--- RECORD EXTRACTS ---
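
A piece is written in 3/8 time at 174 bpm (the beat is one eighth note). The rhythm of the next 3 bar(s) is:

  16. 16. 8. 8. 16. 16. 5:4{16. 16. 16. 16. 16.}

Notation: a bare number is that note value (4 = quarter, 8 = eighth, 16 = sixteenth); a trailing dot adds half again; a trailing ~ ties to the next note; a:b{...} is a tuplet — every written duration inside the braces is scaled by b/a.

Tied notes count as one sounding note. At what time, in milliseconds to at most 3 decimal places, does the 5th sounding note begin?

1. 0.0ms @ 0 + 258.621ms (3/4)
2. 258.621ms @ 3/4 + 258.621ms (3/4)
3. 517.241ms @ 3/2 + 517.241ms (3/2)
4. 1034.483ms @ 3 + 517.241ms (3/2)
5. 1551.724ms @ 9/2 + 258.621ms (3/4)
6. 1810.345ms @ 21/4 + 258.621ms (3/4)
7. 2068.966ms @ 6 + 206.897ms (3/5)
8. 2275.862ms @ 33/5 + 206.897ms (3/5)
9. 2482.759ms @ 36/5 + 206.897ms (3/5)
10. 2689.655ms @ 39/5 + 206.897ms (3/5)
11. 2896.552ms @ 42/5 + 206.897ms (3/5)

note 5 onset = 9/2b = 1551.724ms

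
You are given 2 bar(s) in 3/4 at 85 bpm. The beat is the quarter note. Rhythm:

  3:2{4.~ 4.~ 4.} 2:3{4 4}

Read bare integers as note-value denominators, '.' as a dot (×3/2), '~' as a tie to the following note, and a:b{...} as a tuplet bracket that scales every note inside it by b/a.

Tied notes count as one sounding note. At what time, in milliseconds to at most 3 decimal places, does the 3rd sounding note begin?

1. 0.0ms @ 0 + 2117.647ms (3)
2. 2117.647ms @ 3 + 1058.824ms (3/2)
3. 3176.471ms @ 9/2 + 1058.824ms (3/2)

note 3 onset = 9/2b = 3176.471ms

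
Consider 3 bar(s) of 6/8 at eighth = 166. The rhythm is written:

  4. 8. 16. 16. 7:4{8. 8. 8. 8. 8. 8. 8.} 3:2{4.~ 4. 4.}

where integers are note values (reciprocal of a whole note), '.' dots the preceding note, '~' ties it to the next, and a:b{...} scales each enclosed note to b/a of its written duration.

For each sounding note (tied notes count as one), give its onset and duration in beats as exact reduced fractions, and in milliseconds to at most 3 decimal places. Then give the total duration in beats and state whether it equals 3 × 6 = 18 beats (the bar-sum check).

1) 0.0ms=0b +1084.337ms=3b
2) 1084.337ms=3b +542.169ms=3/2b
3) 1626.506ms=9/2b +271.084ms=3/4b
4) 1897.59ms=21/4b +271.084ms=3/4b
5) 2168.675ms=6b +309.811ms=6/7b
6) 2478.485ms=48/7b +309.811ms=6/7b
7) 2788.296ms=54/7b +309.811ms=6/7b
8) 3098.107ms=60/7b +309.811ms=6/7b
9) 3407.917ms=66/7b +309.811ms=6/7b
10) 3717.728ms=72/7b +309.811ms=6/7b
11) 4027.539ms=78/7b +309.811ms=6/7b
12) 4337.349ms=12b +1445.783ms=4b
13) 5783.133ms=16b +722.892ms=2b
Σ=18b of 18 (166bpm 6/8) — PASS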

* * *

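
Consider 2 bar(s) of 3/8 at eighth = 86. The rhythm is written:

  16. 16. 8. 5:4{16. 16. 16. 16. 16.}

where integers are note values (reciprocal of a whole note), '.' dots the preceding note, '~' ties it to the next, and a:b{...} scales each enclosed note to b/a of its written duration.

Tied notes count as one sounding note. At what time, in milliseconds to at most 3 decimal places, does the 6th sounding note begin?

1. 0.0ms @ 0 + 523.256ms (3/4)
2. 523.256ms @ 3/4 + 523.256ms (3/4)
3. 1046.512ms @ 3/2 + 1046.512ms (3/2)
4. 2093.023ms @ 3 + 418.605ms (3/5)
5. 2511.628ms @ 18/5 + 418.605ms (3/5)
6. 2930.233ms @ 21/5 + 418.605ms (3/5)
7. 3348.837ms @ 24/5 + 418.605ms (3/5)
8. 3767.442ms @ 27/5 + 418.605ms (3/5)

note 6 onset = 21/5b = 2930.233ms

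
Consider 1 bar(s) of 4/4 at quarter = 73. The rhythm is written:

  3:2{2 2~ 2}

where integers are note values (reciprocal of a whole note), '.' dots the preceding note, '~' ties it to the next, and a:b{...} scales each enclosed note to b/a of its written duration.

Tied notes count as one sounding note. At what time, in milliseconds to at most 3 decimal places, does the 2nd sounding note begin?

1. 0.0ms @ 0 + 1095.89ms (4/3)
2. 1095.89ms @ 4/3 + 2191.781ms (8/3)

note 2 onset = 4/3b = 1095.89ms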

--- WHAT YOU NEED TO DO ---
Count the lines of the data that contain the string "Consider", and reply with that number alone.

--- SOLUTION FOR THIS EXERCISE ---
3